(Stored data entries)
»»

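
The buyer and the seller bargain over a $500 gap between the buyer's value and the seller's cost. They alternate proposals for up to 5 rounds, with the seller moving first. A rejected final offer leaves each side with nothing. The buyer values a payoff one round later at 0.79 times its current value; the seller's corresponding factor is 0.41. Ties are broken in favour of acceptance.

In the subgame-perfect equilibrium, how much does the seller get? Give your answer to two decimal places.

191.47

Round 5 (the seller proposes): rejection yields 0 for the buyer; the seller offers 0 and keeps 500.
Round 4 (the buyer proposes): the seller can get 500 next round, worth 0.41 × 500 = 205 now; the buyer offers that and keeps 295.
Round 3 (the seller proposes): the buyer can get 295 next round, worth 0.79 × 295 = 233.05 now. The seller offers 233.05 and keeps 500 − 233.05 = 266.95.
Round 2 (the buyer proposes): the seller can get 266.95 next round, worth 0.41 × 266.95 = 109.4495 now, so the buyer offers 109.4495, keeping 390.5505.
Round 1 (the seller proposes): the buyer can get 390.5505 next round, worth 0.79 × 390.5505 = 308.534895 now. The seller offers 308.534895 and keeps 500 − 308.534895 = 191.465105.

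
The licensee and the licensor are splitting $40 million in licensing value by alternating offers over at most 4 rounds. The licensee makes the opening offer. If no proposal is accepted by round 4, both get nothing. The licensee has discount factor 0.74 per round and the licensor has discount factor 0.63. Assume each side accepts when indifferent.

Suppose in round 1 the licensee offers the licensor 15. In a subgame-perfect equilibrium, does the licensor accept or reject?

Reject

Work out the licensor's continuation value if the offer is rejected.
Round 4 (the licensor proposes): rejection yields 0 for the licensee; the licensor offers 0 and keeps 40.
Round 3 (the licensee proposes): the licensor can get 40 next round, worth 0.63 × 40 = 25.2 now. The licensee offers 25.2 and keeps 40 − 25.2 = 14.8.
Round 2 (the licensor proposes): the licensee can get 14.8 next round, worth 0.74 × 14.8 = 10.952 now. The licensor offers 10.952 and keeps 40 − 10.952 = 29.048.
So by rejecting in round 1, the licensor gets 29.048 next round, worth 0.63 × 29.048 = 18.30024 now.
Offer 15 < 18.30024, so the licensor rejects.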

««

YOUR GOAL:
The records above are to be duplicated in full and exactly.

WRITTEN RESPONSE:
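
The buyer and the seller bargain over a $500 gap between the buyer's value and the seller's cost. They alternate proposals for up to 5 rounds, with the seller moving first. A rejected final offer leaves each side with nothing. The buyer values a payoff one round later at 0.79 times its current value; the seller's corresponding factor is 0.41. Ties are broken in favour of acceptance.

In the subgame-perfect equilibrium, how much does the seller get? Give your answer to two decimal places.

191.47

Round 5 (the seller proposes): rejection yields 0 for the buyer; the seller offers 0 and keeps 500.
Round 4 (the buyer proposes): the seller can get 500 next round, worth 0.41 × 500 = 205 now; the buyer offers that and keeps 295.
Round 3 (the seller proposes): the buyer can get 295 next round, worth 0.79 × 295 = 233.05 now. The seller offers 233.05 and keeps 500 − 233.05 = 266.95.
Round 2 (the buyer proposes): the seller can get 266.95 next round, worth 0.41 × 266.95 = 109.4495 now, so the buyer offers 109.4495, keeping 390.5505.
Round 1 (the seller proposes): the buyer can get 390.5505 next round, worth 0.79 × 390.5505 = 308.534895 now. The seller offers 308.534895 and keeps 500 − 308.534895 = 191.465105.

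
The licensee and the licensor are splitting $40 million in licensing value by alternating offers over at most 4 rounds. The licensee makes the opening offer. If no proposal is accepted by round 4, both get nothing. The licensee has discount factor 0.74 per round and the licensor has discount factor 0.63. Assume each side accepts when indifferent.

Suppose in round 1 the licensee offers the licensor 15. In a subgame-perfect equilibrium, does the licensor accept or reject?

Reject

Work out the licensor's continuation value if the offer is rejected.
Round 4 (the licensor proposes): rejection yields 0 for the licensee; the licensor offers 0 and keeps 40.
Round 3 (the licensee proposes): the licensor can get 40 next round, worth 0.63 × 40 = 25.2 now. The licensee offers 25.2 and keeps 40 − 25.2 = 14.8.
Round 2 (the licensor proposes): the licensee can get 14.8 next round, worth 0.74 × 14.8 = 10.952 now. The licensor offers 10.952 and keeps 40 − 10.952 = 29.048.
So by rejecting in round 1, the licensor gets 29.048 next round, worth 0.63 × 29.048 = 18.30024 now.
Offer 15 < 18.30024, so the licensor rejects.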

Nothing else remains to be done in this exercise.